- [What to produce] Your reply should be one number: how many lines of the material contain the word "below".

━━ Entries provided ━━

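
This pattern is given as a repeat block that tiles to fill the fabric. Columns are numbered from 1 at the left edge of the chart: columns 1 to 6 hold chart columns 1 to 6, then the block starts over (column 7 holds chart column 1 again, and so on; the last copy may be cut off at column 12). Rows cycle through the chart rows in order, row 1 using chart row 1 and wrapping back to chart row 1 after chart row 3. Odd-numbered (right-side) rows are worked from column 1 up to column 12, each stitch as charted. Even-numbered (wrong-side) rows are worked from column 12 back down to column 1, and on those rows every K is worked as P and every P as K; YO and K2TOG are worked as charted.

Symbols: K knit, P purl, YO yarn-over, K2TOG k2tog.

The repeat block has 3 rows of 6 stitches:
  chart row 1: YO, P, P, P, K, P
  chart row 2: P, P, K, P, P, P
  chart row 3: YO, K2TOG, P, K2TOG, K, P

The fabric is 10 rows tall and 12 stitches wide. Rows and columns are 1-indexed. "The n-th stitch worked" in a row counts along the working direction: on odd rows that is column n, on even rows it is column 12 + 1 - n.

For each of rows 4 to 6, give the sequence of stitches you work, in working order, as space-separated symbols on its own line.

Row 4: chart row 1, WS - tiled (columns 1-12): YO P P P K P YO P P P K P; work from column 12 back to 1 with K<->P swapped.
Row 5: chart row 2, RS - tile across columns 1-12 and work as-is.
Row 6: chart row 3, WS - tiled (columns 1-12): YO K2TOG P K2TOG K P YO K2TOG P K2TOG K P; work from column 12 back to 1 with K<->P swapped.

== ROWS AS WORKED ==
K P K K K YO K P K K K YO
P P K P P P P P K P P P
K P K2TOG K K2TOG YO K P K2TOG K K2TOG YO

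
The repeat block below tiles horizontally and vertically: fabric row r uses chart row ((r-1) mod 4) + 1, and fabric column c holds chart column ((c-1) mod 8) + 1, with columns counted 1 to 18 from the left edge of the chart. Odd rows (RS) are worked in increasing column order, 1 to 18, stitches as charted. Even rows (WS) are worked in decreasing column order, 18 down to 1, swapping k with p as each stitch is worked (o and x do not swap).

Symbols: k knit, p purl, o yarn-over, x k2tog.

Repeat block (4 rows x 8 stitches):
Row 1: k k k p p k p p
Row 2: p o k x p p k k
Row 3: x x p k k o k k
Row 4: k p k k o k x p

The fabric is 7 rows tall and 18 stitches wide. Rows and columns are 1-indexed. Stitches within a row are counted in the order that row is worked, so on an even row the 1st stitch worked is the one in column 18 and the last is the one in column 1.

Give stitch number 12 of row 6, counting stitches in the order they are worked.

Stitch:
p

Derivation:
Row 6 uses chart row ((6-1) mod 4)+1 = 2. Row 6 is even, so WS.
Chart row 2 tiled across columns 1-18: p o k x p p k k p o k x p p k k p o
WS: work from column 18 back to column 1 (reverse the tiled row), swapping k<->p (o and x unchanged).
Row 6 as worked: o k p p k k x p o k p p k k x p o k
Counting 12 along the worked row gives p.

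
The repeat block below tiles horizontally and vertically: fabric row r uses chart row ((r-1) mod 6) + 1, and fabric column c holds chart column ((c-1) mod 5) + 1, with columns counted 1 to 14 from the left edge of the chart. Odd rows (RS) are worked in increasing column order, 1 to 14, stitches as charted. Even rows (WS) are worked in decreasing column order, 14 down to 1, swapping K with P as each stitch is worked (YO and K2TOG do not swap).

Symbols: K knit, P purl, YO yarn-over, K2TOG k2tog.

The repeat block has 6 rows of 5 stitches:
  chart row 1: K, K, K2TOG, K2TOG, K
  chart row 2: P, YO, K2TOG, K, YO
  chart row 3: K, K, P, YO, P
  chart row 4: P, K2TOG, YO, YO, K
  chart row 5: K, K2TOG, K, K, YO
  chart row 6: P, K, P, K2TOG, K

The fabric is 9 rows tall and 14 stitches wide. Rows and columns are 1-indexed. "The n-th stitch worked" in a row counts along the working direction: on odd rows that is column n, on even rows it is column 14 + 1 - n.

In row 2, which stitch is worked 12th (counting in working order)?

Row 2: (2-1) mod 6 = 1, so use chart row 2. Even row -> WS.
Chart row 2 tiled across columns 1-14: P YO K2TOG K YO P YO K2TOG K YO P YO K2TOG K
WS row: flip the tiled sequence (start at column 14) and apply K<->P; YO and K2TOG stay.
Row 2 as worked: P K2TOG YO K YO P K2TOG YO K YO P K2TOG YO K
Counting 12 along the worked row gives K2TOG.

Stitch:
K2TOG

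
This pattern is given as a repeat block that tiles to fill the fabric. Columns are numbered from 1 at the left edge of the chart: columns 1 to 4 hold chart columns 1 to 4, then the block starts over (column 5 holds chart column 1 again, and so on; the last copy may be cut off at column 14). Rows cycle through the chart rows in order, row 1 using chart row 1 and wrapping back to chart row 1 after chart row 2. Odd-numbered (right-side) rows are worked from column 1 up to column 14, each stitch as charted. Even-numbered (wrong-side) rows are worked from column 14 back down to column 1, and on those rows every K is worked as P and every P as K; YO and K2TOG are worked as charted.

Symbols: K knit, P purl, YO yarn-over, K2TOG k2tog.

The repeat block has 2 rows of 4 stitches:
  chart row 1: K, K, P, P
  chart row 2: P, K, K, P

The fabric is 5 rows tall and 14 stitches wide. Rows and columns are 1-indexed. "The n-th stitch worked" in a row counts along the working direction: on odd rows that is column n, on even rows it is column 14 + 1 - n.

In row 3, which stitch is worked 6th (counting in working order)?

Row 3 uses chart row ((3-1) mod 2)+1 = 1. Row 3 is odd, so RS.
Chart row 1 tiled across columns 1-14: K K P P K K P P K K P P K K
RS: work column 1 to column 14, symbols as charted — the tiled row is the row as worked.
Stitch 6 in working order -> K

Stitch:
K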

━━━

- [Exercise answer] 2